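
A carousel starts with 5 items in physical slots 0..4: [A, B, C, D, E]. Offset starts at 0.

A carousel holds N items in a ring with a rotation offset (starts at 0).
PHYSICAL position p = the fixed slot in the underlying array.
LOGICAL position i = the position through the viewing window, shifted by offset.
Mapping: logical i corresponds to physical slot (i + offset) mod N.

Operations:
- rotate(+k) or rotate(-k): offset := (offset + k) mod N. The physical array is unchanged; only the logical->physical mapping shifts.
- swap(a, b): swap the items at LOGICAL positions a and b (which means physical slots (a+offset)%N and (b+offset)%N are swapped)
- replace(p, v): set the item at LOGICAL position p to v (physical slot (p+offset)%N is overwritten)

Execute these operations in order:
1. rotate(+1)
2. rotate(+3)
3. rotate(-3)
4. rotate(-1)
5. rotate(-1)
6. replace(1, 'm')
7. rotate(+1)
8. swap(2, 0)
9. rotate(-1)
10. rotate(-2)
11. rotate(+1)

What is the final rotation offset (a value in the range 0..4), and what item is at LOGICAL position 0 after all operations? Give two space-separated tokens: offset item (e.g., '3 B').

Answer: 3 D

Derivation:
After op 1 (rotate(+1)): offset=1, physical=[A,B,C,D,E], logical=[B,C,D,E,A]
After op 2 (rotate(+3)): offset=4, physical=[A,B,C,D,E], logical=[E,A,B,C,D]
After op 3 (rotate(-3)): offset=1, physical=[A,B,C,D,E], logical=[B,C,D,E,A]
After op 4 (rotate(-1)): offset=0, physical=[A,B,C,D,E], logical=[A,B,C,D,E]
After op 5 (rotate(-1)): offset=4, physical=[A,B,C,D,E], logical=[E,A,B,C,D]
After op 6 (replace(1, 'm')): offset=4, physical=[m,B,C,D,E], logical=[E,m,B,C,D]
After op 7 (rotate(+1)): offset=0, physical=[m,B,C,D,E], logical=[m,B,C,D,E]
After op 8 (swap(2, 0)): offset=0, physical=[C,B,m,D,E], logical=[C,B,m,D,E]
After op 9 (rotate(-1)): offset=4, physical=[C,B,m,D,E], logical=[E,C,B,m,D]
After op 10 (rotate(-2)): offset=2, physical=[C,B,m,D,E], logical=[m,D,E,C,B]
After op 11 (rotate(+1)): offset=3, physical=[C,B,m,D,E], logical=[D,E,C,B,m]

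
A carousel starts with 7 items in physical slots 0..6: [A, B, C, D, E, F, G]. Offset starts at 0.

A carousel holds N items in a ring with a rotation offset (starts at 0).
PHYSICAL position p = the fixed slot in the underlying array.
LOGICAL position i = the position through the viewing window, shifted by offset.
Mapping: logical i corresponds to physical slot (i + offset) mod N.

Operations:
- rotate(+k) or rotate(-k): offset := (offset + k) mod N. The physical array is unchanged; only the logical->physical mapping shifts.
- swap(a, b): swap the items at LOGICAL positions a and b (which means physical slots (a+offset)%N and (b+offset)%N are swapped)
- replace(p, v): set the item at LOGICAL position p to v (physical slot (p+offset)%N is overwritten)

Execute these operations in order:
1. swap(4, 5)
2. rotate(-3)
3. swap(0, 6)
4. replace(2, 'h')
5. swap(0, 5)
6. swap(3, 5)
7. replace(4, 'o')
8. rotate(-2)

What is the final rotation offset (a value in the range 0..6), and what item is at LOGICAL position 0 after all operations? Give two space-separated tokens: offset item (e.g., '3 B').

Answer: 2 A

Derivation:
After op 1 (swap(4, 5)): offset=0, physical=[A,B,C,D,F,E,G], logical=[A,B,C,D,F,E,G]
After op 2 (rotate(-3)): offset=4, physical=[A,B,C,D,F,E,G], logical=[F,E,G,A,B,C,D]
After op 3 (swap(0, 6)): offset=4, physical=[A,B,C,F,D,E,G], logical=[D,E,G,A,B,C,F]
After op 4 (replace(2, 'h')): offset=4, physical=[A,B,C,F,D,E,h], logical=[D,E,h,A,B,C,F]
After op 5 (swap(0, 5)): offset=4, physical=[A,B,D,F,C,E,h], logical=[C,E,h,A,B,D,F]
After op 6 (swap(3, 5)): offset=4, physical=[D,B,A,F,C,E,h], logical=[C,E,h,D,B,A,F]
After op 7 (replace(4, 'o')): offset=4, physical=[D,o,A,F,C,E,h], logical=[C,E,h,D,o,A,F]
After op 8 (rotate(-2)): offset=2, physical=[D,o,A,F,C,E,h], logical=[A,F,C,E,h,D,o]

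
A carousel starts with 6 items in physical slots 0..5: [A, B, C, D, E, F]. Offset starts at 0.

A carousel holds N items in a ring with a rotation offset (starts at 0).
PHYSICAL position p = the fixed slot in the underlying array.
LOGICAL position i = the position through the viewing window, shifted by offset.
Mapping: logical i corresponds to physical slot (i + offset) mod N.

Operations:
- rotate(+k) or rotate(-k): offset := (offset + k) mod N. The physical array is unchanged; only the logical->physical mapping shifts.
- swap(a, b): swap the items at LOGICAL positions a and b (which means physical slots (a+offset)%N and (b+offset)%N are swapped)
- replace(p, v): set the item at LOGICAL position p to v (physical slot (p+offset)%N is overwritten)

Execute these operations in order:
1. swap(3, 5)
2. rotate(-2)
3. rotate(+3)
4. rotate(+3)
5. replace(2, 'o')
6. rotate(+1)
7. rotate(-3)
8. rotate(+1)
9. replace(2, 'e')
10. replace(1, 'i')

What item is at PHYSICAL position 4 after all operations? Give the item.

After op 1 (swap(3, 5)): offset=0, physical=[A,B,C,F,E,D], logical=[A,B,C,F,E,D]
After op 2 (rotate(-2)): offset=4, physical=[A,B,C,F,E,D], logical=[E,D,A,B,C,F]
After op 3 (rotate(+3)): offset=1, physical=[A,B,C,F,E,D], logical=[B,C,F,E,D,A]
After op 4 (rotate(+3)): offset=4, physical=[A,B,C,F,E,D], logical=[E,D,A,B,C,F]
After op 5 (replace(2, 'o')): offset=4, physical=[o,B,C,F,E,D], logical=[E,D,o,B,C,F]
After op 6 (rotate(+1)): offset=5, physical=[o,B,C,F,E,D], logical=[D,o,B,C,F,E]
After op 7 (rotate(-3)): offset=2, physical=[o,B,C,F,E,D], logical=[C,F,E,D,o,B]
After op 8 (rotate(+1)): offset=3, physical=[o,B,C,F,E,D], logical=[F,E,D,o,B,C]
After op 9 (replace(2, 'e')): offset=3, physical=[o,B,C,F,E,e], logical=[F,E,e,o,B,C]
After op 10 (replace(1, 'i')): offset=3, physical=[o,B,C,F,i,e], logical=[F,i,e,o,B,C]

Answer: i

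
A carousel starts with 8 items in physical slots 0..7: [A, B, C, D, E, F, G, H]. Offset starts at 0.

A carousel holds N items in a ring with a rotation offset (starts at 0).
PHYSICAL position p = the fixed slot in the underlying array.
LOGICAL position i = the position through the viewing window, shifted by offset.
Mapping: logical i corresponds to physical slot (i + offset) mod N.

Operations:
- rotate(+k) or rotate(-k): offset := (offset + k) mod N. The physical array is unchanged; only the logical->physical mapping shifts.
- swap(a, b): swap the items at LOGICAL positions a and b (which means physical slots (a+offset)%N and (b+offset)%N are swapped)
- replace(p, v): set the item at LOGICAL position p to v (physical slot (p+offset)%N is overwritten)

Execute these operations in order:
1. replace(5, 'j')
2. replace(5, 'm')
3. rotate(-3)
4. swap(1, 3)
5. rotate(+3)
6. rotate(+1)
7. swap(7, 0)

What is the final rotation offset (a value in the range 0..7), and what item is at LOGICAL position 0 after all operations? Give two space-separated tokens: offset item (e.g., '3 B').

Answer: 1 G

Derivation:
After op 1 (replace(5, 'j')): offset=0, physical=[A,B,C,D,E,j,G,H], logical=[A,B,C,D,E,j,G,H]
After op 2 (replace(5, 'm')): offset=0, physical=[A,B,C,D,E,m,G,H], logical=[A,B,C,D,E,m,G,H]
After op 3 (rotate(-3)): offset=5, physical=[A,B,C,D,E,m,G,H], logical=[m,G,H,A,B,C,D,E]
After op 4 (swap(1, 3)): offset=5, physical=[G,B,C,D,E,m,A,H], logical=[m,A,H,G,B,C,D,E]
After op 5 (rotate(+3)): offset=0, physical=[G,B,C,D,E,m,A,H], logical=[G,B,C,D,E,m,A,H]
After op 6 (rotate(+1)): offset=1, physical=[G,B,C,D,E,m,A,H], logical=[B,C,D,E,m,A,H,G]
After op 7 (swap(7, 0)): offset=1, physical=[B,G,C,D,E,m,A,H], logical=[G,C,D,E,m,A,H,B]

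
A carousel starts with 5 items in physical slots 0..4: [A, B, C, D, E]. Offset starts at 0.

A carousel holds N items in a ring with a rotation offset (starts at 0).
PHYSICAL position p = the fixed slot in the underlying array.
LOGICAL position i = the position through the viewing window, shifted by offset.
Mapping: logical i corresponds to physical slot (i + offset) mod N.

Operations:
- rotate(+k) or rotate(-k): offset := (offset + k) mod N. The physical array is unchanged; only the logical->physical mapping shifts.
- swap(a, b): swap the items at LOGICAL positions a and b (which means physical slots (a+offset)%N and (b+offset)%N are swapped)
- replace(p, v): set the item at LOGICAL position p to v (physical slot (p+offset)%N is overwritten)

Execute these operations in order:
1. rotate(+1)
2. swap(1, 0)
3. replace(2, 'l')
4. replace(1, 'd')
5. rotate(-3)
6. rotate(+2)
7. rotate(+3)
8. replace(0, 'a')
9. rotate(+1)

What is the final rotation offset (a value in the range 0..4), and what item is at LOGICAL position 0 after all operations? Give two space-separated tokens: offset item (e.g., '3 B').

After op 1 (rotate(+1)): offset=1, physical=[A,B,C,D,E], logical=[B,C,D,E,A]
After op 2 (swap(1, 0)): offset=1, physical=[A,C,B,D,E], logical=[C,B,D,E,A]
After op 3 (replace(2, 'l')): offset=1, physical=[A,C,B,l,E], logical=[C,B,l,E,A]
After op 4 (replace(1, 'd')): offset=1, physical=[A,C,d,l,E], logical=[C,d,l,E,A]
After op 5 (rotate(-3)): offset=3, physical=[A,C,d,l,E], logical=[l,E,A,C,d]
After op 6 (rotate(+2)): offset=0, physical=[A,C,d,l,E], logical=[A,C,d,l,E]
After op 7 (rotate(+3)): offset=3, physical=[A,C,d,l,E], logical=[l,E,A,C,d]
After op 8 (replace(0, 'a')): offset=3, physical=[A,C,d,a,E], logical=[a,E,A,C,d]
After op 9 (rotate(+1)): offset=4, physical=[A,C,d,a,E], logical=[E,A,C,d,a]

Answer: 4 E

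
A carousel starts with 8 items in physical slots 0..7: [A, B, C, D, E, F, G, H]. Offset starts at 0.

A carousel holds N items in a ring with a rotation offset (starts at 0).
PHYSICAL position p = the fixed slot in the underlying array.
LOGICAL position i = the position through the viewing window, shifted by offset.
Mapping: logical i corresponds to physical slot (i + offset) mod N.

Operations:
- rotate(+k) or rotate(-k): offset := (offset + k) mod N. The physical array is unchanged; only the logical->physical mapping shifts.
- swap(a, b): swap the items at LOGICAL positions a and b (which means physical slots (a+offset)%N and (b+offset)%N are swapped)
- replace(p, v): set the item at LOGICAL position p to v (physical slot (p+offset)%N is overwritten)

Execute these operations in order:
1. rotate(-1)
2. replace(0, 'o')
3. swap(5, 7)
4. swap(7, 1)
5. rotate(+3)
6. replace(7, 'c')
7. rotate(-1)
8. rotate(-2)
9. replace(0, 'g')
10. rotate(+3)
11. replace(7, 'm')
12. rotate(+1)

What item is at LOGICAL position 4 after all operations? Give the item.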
******************************
Up to and including the line that holds "A carousel starts with 7", reproduce the records above exactly from their first line, and give nothing else.

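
A carousel starts with 5 items in physical slots 0..4: [A, B, C, D, E]. Offset starts at 0.

A carousel holds N items in a ring with a rotation offset (starts at 0).
PHYSICAL position p = the fixed slot in the underlying array.
LOGICAL position i = the position through the viewing window, shifted by offset.
Mapping: logical i corresponds to physical slot (i + offset) mod N.

Operations:
- rotate(+k) or rotate(-k): offset := (offset + k) mod N. The physical array is unchanged; only the logical->physical mapping shifts.
- swap(a, b): swap the items at LOGICAL positions a and b (which means physical slots (a+offset)%N and (b+offset)%N are swapped)
- replace(p, v): set the item at LOGICAL position p to v (physical slot (p+offset)%N is overwritten)

Execute these operations in order:
1. rotate(+1)
2. rotate(+3)
3. rotate(-3)
4. rotate(-1)
5. rotate(-1)
6. replace(1, 'm')
7. rotate(+1)
8. swap(2, 0)
9. rotate(-1)
10. rotate(-2)
11. rotate(+1)

What is the final rotation offset (a value in the range 0..4), and what item is at LOGICAL position 0 after all operations? Give two space-separated tokens: offset item (e.g., '3 B').

Answer: 3 D

Derivation:
After op 1 (rotate(+1)): offset=1, physical=[A,B,C,D,E], logical=[B,C,D,E,A]
After op 2 (rotate(+3)): offset=4, physical=[A,B,C,D,E], logical=[E,A,B,C,D]
After op 3 (rotate(-3)): offset=1, physical=[A,B,C,D,E], logical=[B,C,D,E,A]
After op 4 (rotate(-1)): offset=0, physical=[A,B,C,D,E], logical=[A,B,C,D,E]
After op 5 (rotate(-1)): offset=4, physical=[A,B,C,D,E], logical=[E,A,B,C,D]
After op 6 (replace(1, 'm')): offset=4, physical=[m,B,C,D,E], logical=[E,m,B,C,D]
After op 7 (rotate(+1)): offset=0, physical=[m,B,C,D,E], logical=[m,B,C,D,E]
After op 8 (swap(2, 0)): offset=0, physical=[C,B,m,D,E], logical=[C,B,m,D,E]
After op 9 (rotate(-1)): offset=4, physical=[C,B,m,D,E], logical=[E,C,B,m,D]
After op 10 (rotate(-2)): offset=2, physical=[C,B,m,D,E], logical=[m,D,E,C,B]
After op 11 (rotate(+1)): offset=3, physical=[C,B,m,D,E], logical=[D,E,C,B,m]

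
A carousel starts with 7 items in physical slots 0..6: [A, B, C, D, E, F, G]. Offset starts at 0.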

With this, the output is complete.